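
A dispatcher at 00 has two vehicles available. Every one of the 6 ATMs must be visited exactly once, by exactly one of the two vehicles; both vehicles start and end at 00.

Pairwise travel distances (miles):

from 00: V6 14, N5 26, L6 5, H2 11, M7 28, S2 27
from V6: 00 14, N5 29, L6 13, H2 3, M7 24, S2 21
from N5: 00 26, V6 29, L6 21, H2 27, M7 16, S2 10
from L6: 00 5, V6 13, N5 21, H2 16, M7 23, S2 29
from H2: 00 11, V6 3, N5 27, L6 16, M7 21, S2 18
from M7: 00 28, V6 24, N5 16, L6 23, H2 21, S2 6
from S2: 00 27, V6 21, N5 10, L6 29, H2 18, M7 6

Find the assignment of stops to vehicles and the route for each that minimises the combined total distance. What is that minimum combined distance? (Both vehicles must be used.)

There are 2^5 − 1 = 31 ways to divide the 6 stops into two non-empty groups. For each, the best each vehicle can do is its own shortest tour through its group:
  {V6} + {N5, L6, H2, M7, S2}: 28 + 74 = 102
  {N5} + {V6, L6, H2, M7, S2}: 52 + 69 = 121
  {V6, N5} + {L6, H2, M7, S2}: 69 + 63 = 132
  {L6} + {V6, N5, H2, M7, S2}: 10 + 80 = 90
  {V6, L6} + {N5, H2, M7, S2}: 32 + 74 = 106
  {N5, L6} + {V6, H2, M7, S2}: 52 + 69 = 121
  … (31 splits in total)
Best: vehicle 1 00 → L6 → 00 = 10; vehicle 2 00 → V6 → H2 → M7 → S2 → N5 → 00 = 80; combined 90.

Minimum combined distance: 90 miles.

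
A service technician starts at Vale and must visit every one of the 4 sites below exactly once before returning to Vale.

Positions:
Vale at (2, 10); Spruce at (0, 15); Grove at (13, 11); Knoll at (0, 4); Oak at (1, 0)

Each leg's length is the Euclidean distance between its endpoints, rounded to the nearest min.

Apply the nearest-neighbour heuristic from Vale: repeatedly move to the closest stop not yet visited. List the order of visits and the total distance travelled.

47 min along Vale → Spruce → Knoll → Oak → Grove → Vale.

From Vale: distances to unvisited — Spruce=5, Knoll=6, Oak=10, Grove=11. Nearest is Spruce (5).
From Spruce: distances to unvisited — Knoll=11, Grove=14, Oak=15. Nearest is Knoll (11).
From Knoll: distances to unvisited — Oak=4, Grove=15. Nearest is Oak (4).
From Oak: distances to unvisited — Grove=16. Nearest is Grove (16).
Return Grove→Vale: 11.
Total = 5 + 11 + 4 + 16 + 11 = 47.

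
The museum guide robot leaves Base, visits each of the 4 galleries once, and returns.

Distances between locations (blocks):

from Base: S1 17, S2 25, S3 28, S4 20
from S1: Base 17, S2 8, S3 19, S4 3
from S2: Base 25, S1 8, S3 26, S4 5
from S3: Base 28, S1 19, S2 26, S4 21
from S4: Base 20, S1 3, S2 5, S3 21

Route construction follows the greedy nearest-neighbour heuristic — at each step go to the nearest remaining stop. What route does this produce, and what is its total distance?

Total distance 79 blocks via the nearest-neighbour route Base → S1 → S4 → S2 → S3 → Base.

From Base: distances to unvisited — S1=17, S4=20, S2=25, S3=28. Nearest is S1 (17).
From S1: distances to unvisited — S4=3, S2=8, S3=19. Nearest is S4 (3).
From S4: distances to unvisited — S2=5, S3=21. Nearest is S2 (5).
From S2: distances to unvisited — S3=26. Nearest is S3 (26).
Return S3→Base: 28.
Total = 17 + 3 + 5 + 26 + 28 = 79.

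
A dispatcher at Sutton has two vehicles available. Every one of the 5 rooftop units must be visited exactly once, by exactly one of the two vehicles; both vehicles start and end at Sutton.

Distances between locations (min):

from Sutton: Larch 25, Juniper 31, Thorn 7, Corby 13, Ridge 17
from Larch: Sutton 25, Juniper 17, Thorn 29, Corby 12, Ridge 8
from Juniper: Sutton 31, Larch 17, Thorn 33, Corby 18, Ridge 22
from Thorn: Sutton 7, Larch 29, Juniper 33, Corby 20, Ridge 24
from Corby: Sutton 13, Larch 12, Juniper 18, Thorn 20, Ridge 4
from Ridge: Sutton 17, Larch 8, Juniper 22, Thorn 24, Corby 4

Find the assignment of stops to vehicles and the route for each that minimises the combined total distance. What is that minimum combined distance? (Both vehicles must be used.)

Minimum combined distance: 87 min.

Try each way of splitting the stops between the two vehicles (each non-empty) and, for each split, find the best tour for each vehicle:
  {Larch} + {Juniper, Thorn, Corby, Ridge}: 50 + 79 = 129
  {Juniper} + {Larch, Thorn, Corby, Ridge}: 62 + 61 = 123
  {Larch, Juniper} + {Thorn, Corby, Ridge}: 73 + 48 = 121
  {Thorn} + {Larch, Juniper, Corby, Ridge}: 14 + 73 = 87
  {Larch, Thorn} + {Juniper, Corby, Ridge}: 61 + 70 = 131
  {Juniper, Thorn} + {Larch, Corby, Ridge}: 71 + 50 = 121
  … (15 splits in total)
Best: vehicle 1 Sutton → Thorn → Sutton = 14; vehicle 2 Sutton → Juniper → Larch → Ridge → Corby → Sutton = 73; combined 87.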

EXERCISE AIM
Restate all of the material exactly.

ANSWER FOR THIS EXERCISE
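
A dispatcher at 00 has two vehicles available. Every one of the 6 ATMs must be visited exactly once, by exactly one of the two vehicles; both vehicles start and end at 00.

Pairwise travel distances (miles):

from 00: V6 14, N5 26, L6 5, H2 11, M7 28, S2 27
from V6: 00 14, N5 29, L6 13, H2 3, M7 24, S2 21
from N5: 00 26, V6 29, L6 21, H2 27, M7 16, S2 10
from L6: 00 5, V6 13, N5 21, H2 16, M7 23, S2 29
from H2: 00 11, V6 3, N5 27, L6 16, M7 21, S2 18
from M7: 00 28, V6 24, N5 16, L6 23, H2 21, S2 6
from S2: 00 27, V6 21, N5 10, L6 29, H2 18, M7 6

Find the assignment of stops to vehicles and the route for each that minimises the combined total distance. What is that minimum combined distance? (Both vehicles must be used.)

There are 2^5 − 1 = 31 ways to divide the 6 stops into two non-empty groups. For each, the best each vehicle can do is its own shortest tour through its group:
  {V6} + {N5, L6, H2, M7, S2}: 28 + 74 = 102
  {N5} + {V6, L6, H2, M7, S2}: 52 + 69 = 121
  {V6, N5} + {L6, H2, M7, S2}: 69 + 63 = 132
  {L6} + {V6, N5, H2, M7, S2}: 10 + 80 = 90
  {V6, L6} + {N5, H2, M7, S2}: 32 + 74 = 106
  {N5, L6} + {V6, H2, M7, S2}: 52 + 69 = 121
  … (31 splits in total)
Best: vehicle 1 00 → L6 → 00 = 10; vehicle 2 00 → V6 → H2 → M7 → S2 → N5 → 00 = 80; combined 90.

Minimum combined distance: 90 miles.

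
A service technician starts at Vale and must visit every one of the 4 sites below exactly once before returning to Vale.

Positions:
Vale at (2, 10); Spruce at (0, 15); Grove at (13, 11); Knoll at (0, 4); Oak at (1, 0)

Each leg's length is the Euclidean distance between its endpoints, rounded to the nearest min.

Apply the nearest-neighbour heuristic from Vale: repeatedly move to the closest stop not yet visited. List the order of visits and the total distance travelled.

47 min along Vale → Spruce → Knoll → Oak → Grove → Vale.

From Vale: distances to unvisited — Spruce=5, Knoll=6, Oak=10, Grove=11. Nearest is Spruce (5).
From Spruce: distances to unvisited — Knoll=11, Grove=14, Oak=15. Nearest is Knoll (11).
From Knoll: distances to unvisited — Oak=4, Grove=15. Nearest is Oak (4).
From Oak: distances to unvisited — Grove=16. Nearest is Grove (16).
Return Grove→Vale: 11.
Total = 5 + 11 + 4 + 16 + 11 = 47.

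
The museum guide robot leaves Base, visits each of the 4 galleries once, and returns.

Distances between locations (blocks):

from Base: S1 17, S2 25, S3 28, S4 20
from S1: Base 17, S2 8, S3 19, S4 3
from S2: Base 25, S1 8, S3 26, S4 5
from S3: Base 28, S1 19, S2 26, S4 21
from S4: Base 20, S1 3, S2 5, S3 21

Route construction follows the greedy nearest-neighbour heuristic — at each step go to the nearest remaining stop. What route does this produce, and what is its total distance?

Total distance 79 blocks via the nearest-neighbour route Base → S1 → S4 → S2 → S3 → Base.

From Base: distances to unvisited — S1=17, S4=20, S2=25, S3=28. Nearest is S1 (17).
From S1: distances to unvisited — S4=3, S2=8, S3=19. Nearest is S4 (3).
From S4: distances to unvisited — S2=5, S3=21. Nearest is S2 (5).
From S2: distances to unvisited — S3=26. Nearest is S3 (26).
Return S3→Base: 28.
Total = 17 + 3 + 5 + 26 + 28 = 79.

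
A dispatcher at Sutton has two vehicles available. Every one of the 5 rooftop units must be visited exactly once, by exactly one of the two vehicles; both vehicles start and end at Sutton.

Distances between locations (min):

from Sutton: Larch 25, Juniper 31, Thorn 7, Corby 13, Ridge 17
from Larch: Sutton 25, Juniper 17, Thorn 29, Corby 12, Ridge 8
from Juniper: Sutton 31, Larch 17, Thorn 33, Corby 18, Ridge 22
from Thorn: Sutton 7, Larch 29, Juniper 33, Corby 20, Ridge 24
from Corby: Sutton 13, Larch 12, Juniper 18, Thorn 20, Ridge 4
from Ridge: Sutton 17, Larch 8, Juniper 22, Thorn 24, Corby 4

Find the assignment of stops to vehicles and the route for each that minimises the combined total distance. What is that minimum combined distance? (Both vehicles must be used.)

Minimum combined distance: 87 min.

Try each way of splitting the stops between the two vehicles (each non-empty) and, for each split, find the best tour for each vehicle:
  {Larch} + {Juniper, Thorn, Corby, Ridge}: 50 + 79 = 129
  {Juniper} + {Larch, Thorn, Corby, Ridge}: 62 + 61 = 123
  {Larch, Juniper} + {Thorn, Corby, Ridge}: 73 + 48 = 121
  {Thorn} + {Larch, Juniper, Corby, Ridge}: 14 + 73 = 87
  {Larch, Thorn} + {Juniper, Corby, Ridge}: 61 + 70 = 131
  {Juniper, Thorn} + {Larch, Corby, Ridge}: 71 + 50 = 121
  … (15 splits in total)
Best: vehicle 1 Sutton → Thorn → Sutton = 14; vehicle 2 Sutton → Juniper → Larch → Ridge → Corby → Sutton = 73; combined 87.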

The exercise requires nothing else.